The result should be the lines from the one holding "What is dp[3][2]?" to the final line of the records, retyped exactly.

START Material supplied

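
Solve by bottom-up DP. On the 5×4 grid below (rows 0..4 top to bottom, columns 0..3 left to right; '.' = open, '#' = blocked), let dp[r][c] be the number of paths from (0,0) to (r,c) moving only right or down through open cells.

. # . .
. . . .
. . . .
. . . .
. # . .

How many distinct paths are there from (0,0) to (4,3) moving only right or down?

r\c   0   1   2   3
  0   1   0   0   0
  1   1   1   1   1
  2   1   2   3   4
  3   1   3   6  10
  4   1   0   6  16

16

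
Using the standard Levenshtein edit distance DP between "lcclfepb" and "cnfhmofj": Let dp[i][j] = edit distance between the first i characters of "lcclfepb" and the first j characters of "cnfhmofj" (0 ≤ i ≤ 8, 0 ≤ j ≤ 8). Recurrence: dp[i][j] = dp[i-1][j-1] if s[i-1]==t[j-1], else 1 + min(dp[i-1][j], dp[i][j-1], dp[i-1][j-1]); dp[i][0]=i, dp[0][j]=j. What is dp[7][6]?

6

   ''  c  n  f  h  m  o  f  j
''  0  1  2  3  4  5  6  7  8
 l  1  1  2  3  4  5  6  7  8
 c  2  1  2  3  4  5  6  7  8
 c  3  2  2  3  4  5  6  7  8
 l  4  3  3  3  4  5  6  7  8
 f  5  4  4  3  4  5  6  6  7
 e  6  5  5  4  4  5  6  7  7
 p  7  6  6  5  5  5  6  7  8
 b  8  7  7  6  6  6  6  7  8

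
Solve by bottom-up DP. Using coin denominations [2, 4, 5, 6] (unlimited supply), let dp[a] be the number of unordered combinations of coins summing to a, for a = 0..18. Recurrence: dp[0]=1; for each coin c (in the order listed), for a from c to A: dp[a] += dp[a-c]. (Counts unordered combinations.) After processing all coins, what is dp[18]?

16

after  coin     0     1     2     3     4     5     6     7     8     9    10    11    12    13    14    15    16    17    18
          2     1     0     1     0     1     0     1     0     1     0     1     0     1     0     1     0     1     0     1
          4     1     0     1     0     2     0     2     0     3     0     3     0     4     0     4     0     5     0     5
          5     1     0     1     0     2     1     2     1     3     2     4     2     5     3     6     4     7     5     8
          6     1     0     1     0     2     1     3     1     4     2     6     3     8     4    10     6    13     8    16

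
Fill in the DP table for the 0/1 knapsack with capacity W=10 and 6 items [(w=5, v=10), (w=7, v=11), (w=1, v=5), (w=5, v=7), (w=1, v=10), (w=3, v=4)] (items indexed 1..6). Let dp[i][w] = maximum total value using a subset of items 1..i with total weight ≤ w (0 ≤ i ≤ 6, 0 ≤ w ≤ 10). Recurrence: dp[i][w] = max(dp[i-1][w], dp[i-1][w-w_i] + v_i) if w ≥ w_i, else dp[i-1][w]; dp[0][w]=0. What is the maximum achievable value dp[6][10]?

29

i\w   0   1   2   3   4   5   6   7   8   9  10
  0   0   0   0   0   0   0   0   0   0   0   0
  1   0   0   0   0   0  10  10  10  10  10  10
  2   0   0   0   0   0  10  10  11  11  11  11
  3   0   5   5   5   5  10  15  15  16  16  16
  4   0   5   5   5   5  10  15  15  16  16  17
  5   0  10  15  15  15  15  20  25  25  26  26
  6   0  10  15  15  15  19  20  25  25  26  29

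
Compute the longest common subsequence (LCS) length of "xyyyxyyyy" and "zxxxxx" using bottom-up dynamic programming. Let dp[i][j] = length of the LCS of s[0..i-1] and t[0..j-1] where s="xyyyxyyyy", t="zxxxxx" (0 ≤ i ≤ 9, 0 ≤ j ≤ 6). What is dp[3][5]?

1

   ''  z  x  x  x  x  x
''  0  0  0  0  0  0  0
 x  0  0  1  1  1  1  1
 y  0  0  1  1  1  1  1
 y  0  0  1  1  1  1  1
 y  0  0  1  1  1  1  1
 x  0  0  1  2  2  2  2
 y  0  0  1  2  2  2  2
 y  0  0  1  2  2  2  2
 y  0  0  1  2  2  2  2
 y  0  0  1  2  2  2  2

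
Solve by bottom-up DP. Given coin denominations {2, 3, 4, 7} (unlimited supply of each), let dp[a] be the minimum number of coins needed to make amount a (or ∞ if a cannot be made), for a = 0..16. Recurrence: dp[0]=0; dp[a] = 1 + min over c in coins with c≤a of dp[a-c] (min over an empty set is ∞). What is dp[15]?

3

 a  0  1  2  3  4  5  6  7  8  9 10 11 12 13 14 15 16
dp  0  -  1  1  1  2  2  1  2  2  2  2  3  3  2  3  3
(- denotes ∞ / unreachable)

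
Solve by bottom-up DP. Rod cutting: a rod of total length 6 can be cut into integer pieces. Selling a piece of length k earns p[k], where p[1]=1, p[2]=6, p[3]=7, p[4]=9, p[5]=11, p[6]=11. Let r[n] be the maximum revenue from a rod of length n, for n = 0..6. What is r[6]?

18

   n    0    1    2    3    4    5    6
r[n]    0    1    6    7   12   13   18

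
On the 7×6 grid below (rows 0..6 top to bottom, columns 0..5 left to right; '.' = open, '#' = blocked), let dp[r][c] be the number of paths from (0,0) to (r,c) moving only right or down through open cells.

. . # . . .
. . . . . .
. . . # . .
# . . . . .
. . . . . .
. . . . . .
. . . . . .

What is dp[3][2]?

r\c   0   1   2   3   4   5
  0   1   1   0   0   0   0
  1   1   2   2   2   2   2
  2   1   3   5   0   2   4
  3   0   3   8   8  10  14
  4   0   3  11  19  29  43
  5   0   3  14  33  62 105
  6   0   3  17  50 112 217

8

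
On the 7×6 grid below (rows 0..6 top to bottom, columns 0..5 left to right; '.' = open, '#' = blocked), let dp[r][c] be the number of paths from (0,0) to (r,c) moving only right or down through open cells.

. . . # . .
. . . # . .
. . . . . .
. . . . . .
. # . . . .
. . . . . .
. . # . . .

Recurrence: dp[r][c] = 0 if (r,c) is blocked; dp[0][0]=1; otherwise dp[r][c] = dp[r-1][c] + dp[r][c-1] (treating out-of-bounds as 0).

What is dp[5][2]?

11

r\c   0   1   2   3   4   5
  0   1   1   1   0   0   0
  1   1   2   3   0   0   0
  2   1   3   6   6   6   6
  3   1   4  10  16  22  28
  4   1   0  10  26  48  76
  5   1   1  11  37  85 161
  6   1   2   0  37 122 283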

END Material supplied

- **The completed task**
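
What is dp[3][2]?

r\c   0   1   2   3   4   5
  0   1   1   0   0   0   0
  1   1   2   2   2   2   2
  2   1   3   5   0   2   4
  3   0   3   8   8  10  14
  4   0   3  11  19  29  43
  5   0   3  14  33  62 105
  6   0   3  17  50 112 217

8

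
On the 7×6 grid below (rows 0..6 top to bottom, columns 0..5 left to right; '.' = open, '#' = blocked), let dp[r][c] be the number of paths from (0,0) to (r,c) moving only right or down through open cells.

. . . # . .
. . . # . .
. . . . . .
. . . . . .
. # . . . .
. . . . . .
. . # . . .

Recurrence: dp[r][c] = 0 if (r,c) is blocked; dp[0][0]=1; otherwise dp[r][c] = dp[r-1][c] + dp[r][c-1] (treating out-of-bounds as 0).

What is dp[5][2]?

11

r\c   0   1   2   3   4   5
  0   1   1   1   0   0   0
  1   1   2   3   0   0   0
  2   1   3   6   6   6   6
  3   1   4  10  16  22  28
  4   1   0  10  26  48  76
  5   1   1  11  37  85 161
  6   1   2   0  37 122 283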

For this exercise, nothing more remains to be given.